TASK DETAILS.
Please show every line in the entries below that includes the word "founder".

↓↓↓

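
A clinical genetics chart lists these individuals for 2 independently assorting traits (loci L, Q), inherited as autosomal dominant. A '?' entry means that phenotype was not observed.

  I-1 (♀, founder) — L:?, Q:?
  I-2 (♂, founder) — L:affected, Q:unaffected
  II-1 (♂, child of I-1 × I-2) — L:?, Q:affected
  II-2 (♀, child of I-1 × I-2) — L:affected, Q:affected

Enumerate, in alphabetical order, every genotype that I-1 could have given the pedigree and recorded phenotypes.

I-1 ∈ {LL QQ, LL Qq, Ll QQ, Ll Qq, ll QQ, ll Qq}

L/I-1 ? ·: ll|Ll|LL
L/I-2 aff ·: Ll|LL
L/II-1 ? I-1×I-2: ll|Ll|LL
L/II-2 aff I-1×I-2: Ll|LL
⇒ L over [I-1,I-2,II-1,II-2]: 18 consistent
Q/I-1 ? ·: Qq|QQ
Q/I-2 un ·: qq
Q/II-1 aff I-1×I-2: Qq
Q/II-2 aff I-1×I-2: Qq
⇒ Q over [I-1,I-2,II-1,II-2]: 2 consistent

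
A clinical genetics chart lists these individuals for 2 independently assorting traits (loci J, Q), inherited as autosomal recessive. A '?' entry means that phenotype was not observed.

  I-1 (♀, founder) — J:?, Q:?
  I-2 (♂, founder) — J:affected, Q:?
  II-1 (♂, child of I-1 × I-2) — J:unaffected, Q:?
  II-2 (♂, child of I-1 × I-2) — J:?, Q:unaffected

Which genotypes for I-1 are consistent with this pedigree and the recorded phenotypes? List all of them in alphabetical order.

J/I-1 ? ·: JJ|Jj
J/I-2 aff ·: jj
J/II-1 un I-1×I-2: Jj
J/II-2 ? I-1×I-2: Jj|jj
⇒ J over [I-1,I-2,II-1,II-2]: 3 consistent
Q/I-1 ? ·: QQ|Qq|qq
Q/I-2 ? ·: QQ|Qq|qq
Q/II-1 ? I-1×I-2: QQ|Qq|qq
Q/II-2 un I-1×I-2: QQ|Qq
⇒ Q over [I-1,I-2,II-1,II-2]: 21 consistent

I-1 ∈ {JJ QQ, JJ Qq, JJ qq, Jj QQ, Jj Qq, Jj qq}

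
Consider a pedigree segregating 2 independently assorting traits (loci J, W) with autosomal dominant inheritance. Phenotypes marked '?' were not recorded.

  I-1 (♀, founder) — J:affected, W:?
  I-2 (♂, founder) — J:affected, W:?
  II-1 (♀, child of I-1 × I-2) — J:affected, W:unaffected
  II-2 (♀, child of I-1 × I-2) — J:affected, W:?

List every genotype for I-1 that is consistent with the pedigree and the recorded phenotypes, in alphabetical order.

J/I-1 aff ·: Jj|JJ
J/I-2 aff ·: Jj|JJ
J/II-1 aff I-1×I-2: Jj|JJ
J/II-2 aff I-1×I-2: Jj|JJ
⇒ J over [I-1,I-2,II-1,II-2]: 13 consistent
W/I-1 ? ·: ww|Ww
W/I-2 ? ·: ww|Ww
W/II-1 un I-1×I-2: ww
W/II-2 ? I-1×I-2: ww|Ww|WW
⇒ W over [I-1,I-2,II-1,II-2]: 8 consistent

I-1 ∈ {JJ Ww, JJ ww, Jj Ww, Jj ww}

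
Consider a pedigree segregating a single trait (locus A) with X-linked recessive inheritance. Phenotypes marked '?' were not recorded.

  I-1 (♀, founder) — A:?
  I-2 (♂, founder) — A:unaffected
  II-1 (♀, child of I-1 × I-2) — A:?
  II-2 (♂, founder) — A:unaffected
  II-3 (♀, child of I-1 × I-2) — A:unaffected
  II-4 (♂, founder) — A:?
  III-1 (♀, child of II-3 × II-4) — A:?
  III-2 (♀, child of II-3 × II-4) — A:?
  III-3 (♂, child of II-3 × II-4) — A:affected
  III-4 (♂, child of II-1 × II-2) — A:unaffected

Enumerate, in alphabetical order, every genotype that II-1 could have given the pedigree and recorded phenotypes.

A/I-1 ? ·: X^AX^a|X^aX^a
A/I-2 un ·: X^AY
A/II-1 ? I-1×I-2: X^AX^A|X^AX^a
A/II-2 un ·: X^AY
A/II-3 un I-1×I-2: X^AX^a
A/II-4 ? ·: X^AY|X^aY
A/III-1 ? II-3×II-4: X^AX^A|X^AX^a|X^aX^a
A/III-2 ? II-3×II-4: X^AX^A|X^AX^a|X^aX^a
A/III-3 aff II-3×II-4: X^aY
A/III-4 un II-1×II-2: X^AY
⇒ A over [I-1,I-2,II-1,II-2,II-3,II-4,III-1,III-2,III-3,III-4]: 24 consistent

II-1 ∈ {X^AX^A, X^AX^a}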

↑↑↑

ANSWER TO THE PROBLEM.
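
  I-1 (♀, founder) — L:?, Q:?
  I-2 (♂, founder) — L:affected, Q:unaffected
  I-1 (♀, founder) — J:?, Q:?
  I-2 (♂, founder) — J:affected, Q:?
  I-1 (♀, founder) — J:affected, W:?
  I-2 (♂, founder) — J:affected, W:?
  I-1 (♀, founder) — A:?
  I-2 (♂, founder) — A:unaffected
  II-2 (♂, founder) — A:unaffected
  II-4 (♂, founder) — A:?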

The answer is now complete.